• [Supplied records]
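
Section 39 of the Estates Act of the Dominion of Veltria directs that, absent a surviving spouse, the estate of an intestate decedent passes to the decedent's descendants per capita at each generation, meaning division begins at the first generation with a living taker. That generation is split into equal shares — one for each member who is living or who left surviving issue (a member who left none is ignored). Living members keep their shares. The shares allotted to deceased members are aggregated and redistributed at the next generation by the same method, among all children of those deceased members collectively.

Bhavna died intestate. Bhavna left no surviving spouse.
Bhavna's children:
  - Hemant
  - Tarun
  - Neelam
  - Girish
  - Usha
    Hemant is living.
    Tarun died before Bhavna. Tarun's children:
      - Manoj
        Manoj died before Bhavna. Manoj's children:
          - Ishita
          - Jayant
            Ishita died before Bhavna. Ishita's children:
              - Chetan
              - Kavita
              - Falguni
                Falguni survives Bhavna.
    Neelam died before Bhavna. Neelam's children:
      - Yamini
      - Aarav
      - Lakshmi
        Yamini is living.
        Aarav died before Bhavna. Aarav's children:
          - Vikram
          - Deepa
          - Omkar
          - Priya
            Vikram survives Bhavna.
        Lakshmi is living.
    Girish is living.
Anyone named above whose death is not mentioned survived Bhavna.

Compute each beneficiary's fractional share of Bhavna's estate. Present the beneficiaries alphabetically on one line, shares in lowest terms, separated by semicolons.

Chetan 1/90; Deepa 1/30; Falguni 1/90; Girish 1/5; Hemant 1/5; Jayant 1/30; Kavita 1/90; Lakshmi 1/10; Omkar 1/30; Priya 1/30; Usha 1/5; Vikram 1/30; Yamini 1/10

There is no surviving spouse, so the entire estate passes to Bhavna's descendants per capita at each generation.
At generation 1 (Hemant, Tarun, Neelam, Girish, Usha) there are 5 shares of (1)/5 = 1/5 each.
Living: Hemant, Girish, and Usha — each takes 1/5.
Deceased: Tarun and Neelam. Their combined 2/5 is pooled and carried to generation 2.
At generation 2 (Manoj, Yamini, Aarav, Lakshmi) there are 4 shares of (2/5)/4 = 1/10 each.
Living: Yamini and Lakshmi — each takes 1/10.
Deceased: Manoj and Aarav. Their combined 1/5 is pooled and carried to generation 3.
At generation 3 (Ishita, Jayant, Vikram, Deepa, Omkar, Priya) there are 6 shares of (1/5)/6 = 1/30 each.
Living: Jayant, Vikram, Deepa, Omkar, and Priya — each takes 1/30.
Deceased: Ishita. That 1/30 share is carried to generation 4.
At generation 4 (Chetan, Kavita, Falguni) there are 3 shares of (1/30)/3 = 1/90 each.
Living: Chetan, Kavita, and Falguni — each takes 1/90.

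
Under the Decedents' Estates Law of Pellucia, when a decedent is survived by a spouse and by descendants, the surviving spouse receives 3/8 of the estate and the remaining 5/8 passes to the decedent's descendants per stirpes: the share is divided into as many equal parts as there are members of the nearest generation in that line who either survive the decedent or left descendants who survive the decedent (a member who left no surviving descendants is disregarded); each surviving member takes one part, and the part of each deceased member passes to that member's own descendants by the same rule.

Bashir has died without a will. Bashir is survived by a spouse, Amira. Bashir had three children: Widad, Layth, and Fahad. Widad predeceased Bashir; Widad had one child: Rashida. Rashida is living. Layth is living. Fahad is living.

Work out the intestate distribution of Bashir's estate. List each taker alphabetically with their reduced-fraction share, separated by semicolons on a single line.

Amira, as surviving spouse, takes 3/8.
The remaining 5/8 passes to Bashir's descendants per stirpes.
The 5/8 is divided into 3 equal shares of 5/24 among Widad, Layth, Fahad.
Widad predeceased; the 5/24 allotted to Widad's branch passes to Widad's issue by representation.
Rashida is the sole taker at this level and receives the full 5/24.
Layth is living and takes 5/24.
Fahad is living and takes 5/24.

Amira 3/8; Fahad 5/24; Layth 5/24; Rashida 5/24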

• [Task] Number of lines holding the word "before" in the material: give this value and nothing more.

• [Reply] 5